In the records below, find the line that contains "In *Halomonas luminescens*, either" and the line that contains "the activator TorC.", then retype exactly those two lines and every line between them.

Source records »
· · · ·

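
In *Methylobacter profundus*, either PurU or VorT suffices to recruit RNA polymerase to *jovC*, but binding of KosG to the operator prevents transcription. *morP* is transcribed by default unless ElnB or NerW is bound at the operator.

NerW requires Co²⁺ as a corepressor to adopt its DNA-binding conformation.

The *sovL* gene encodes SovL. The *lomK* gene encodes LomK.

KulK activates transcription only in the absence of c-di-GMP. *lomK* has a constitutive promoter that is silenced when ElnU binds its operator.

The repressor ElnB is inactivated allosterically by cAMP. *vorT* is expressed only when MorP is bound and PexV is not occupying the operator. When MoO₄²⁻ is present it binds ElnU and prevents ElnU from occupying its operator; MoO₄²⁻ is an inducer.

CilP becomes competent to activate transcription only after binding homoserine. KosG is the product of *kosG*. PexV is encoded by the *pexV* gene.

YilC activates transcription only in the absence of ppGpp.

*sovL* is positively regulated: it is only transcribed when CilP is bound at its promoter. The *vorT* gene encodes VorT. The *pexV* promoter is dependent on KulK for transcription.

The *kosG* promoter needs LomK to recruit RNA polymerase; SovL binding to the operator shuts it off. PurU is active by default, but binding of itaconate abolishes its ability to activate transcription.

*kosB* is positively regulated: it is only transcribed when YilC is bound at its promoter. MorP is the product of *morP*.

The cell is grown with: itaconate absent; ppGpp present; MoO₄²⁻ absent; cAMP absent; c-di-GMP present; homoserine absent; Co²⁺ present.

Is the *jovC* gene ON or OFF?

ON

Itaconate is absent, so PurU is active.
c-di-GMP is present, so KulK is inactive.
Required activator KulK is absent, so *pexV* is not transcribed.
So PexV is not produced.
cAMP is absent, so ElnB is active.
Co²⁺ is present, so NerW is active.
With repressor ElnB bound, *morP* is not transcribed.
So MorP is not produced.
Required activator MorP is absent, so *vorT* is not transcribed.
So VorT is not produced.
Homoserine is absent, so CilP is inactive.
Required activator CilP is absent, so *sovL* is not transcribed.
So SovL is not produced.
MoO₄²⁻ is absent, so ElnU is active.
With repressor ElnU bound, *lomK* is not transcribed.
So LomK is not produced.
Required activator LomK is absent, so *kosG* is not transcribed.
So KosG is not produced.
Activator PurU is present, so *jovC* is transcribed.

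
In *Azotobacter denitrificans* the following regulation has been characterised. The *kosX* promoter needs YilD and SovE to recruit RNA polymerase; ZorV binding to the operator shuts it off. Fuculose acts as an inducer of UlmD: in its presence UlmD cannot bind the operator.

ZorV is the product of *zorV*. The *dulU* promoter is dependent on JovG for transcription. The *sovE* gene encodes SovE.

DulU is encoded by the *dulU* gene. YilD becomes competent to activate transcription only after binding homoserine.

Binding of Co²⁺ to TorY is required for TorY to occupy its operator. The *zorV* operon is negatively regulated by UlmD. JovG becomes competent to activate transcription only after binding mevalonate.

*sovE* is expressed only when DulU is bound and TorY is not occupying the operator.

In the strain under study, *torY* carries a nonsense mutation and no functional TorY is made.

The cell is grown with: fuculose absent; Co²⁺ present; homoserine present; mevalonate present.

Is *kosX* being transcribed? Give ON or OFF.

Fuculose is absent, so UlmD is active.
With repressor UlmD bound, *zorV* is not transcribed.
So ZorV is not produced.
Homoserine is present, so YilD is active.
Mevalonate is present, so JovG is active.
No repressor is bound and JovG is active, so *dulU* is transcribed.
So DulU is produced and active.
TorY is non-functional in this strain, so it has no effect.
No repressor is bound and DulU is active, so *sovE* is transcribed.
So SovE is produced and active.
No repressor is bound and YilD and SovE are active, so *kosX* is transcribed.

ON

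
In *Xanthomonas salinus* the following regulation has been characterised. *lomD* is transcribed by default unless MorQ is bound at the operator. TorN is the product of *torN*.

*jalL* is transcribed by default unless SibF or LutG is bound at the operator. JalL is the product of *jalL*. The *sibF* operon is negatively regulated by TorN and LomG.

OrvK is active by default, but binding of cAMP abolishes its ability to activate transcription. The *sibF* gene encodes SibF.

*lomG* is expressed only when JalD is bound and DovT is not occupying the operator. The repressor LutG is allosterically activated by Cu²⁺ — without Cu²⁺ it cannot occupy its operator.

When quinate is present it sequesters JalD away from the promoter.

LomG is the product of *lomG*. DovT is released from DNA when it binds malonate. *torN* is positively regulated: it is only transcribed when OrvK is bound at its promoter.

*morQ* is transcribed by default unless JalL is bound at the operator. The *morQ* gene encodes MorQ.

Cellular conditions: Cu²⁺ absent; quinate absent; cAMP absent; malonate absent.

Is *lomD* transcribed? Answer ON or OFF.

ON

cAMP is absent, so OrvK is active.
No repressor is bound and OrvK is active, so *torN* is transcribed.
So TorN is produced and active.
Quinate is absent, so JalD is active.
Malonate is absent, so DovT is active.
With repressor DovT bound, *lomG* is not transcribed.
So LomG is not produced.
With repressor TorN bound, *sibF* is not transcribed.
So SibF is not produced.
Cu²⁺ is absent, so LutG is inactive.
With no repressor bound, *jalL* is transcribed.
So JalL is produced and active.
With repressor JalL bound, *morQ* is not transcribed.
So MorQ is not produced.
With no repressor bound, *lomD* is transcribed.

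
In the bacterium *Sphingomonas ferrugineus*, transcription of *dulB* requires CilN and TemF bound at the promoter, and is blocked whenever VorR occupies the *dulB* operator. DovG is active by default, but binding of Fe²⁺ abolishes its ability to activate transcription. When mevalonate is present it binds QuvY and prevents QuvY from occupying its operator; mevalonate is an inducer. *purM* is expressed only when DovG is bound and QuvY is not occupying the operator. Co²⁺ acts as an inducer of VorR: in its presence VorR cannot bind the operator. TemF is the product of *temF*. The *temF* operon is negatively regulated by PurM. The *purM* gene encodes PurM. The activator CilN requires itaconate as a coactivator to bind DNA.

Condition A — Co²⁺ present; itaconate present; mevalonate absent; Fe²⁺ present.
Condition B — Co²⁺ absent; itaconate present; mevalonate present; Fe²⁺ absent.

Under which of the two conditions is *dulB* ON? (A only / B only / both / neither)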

· · · ·

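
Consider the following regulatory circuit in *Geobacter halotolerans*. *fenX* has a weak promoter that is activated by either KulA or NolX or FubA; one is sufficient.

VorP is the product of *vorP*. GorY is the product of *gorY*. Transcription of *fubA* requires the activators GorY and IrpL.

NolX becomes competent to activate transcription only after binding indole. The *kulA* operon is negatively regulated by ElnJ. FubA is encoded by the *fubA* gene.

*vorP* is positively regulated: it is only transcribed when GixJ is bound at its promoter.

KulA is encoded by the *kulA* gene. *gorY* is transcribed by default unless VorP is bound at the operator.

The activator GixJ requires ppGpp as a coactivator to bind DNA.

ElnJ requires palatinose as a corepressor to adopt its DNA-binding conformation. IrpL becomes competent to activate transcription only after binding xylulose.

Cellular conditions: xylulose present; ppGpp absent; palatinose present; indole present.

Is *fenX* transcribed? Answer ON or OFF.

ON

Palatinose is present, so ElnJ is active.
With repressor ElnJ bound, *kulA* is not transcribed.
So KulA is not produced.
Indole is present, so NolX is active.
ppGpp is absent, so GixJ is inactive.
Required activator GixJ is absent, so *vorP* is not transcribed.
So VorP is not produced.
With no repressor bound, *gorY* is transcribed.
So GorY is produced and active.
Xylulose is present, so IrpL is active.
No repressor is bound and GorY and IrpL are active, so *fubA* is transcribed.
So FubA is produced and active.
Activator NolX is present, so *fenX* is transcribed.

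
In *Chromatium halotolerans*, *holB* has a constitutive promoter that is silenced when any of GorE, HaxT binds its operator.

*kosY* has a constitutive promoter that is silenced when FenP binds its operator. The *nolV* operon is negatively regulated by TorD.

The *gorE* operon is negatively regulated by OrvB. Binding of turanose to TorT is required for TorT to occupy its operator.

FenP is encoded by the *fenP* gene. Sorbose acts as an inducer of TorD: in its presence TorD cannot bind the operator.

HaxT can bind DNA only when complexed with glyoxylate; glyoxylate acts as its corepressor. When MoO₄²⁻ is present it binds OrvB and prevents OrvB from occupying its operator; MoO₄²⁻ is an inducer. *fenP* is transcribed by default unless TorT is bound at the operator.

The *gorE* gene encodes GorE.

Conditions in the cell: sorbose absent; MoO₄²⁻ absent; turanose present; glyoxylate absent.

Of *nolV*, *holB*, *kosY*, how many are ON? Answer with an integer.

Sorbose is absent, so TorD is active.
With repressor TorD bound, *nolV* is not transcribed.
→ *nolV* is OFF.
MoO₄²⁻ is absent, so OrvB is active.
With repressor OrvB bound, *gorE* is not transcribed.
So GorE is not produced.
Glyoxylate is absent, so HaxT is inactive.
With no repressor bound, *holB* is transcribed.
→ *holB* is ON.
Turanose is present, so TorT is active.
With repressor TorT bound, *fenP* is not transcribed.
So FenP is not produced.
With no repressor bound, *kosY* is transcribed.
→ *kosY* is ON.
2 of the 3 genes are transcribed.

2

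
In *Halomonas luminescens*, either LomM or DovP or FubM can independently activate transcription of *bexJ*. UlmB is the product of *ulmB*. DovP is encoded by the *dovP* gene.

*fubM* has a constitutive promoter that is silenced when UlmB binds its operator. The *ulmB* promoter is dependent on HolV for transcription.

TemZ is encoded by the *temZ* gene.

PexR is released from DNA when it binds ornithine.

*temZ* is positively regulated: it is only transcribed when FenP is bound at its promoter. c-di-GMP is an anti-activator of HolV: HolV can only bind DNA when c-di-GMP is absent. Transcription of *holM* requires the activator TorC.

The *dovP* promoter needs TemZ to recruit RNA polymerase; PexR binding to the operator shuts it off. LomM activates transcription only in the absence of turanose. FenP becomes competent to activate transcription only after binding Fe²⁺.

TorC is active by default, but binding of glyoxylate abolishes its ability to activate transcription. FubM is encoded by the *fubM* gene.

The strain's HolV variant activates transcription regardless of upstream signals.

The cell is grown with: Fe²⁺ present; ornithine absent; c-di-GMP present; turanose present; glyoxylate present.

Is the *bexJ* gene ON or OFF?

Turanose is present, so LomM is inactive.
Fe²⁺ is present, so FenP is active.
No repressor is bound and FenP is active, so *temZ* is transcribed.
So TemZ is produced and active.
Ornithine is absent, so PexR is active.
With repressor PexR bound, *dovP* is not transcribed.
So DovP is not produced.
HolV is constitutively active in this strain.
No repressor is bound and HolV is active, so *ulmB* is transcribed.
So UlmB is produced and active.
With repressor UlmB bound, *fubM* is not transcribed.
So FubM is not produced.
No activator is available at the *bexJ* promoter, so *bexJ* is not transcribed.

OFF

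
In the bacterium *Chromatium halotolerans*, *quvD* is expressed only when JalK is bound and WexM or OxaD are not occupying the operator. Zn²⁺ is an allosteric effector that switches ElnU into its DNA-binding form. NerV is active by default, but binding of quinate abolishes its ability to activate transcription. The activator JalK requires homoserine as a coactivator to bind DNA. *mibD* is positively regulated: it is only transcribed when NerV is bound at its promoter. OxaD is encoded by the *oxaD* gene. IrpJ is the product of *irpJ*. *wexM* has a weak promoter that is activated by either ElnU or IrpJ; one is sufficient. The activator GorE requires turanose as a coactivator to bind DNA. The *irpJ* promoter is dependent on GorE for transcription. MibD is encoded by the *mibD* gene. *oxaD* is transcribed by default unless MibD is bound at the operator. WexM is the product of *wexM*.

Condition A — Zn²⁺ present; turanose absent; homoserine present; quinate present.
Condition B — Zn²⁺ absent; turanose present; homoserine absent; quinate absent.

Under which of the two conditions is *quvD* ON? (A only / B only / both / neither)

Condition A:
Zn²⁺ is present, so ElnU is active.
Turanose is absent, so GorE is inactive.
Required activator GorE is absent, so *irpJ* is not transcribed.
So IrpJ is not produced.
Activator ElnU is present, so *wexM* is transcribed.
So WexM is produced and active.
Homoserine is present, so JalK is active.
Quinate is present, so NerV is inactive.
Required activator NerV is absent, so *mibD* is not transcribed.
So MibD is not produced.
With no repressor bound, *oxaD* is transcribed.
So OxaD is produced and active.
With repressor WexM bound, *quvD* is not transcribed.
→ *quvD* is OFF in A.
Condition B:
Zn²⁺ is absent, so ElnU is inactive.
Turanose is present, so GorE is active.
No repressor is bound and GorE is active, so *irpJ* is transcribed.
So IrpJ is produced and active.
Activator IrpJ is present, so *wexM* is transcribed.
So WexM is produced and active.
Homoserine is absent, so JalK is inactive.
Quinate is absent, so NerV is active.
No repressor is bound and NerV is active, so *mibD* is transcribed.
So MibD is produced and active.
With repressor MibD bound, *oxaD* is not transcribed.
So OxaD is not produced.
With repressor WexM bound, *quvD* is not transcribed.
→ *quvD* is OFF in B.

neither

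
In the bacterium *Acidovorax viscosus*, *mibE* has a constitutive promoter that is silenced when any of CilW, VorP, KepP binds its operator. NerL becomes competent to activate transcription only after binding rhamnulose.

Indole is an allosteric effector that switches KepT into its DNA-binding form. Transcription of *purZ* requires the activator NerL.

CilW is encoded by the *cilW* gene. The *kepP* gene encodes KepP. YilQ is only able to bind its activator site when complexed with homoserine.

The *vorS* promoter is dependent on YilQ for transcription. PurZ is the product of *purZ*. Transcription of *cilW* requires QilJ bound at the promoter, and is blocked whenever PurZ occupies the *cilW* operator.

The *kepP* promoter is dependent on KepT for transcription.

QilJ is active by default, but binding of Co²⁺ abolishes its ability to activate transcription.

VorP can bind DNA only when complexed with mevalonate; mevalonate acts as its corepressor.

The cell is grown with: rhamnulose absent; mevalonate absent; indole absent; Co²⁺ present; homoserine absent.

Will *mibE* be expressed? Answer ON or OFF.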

· · · ·

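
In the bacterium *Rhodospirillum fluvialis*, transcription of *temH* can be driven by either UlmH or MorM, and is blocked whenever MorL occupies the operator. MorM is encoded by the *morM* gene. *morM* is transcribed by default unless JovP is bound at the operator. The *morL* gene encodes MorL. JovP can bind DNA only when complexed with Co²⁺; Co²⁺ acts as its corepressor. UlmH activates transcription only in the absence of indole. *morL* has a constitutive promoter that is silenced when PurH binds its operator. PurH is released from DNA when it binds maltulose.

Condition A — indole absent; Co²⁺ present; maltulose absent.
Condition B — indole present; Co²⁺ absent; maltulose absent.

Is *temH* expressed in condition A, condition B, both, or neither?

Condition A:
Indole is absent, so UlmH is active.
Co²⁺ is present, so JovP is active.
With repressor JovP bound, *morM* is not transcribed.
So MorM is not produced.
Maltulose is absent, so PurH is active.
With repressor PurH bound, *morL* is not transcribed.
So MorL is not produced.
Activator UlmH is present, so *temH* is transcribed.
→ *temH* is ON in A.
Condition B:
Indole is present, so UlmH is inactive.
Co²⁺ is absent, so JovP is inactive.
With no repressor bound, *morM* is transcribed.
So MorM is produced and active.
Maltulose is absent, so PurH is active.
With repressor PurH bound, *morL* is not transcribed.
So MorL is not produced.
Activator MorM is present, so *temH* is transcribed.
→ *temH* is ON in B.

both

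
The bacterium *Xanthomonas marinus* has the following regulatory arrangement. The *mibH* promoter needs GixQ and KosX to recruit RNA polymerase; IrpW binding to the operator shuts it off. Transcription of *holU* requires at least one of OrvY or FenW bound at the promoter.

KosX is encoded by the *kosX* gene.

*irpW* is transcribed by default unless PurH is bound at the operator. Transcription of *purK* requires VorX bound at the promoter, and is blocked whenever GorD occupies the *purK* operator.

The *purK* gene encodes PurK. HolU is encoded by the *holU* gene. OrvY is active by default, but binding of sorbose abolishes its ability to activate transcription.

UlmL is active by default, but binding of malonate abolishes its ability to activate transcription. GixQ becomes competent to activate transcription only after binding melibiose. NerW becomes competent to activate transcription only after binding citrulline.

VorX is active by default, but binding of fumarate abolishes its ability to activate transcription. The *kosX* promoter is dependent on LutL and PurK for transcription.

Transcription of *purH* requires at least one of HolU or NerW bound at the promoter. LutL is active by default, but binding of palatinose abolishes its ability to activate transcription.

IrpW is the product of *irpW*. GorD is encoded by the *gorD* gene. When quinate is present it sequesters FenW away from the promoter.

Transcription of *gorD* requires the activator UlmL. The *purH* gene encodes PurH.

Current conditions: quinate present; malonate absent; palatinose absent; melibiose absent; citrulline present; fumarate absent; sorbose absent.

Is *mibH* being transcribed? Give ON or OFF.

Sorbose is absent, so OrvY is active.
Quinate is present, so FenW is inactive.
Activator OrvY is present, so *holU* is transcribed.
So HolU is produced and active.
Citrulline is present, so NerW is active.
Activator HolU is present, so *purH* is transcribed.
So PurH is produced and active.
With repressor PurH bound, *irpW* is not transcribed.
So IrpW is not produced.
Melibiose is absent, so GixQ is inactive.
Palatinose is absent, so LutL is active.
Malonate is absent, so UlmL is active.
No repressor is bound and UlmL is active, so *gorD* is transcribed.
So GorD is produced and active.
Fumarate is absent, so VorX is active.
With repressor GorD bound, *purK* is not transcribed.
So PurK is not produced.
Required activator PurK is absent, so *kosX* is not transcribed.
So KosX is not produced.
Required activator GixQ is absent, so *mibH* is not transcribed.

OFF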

· · · ·

Task response »
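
In *Halomonas luminescens*, either LomM or DovP or FubM can independently activate transcription of *bexJ*. UlmB is the product of *ulmB*. DovP is encoded by the *dovP* gene.

*fubM* has a constitutive promoter that is silenced when UlmB binds its operator. The *ulmB* promoter is dependent on HolV for transcription.

TemZ is encoded by the *temZ* gene.

PexR is released from DNA when it binds ornithine.

*temZ* is positively regulated: it is only transcribed when FenP is bound at its promoter. c-di-GMP is an anti-activator of HolV: HolV can only bind DNA when c-di-GMP is absent. Transcription of *holM* requires the activator TorC.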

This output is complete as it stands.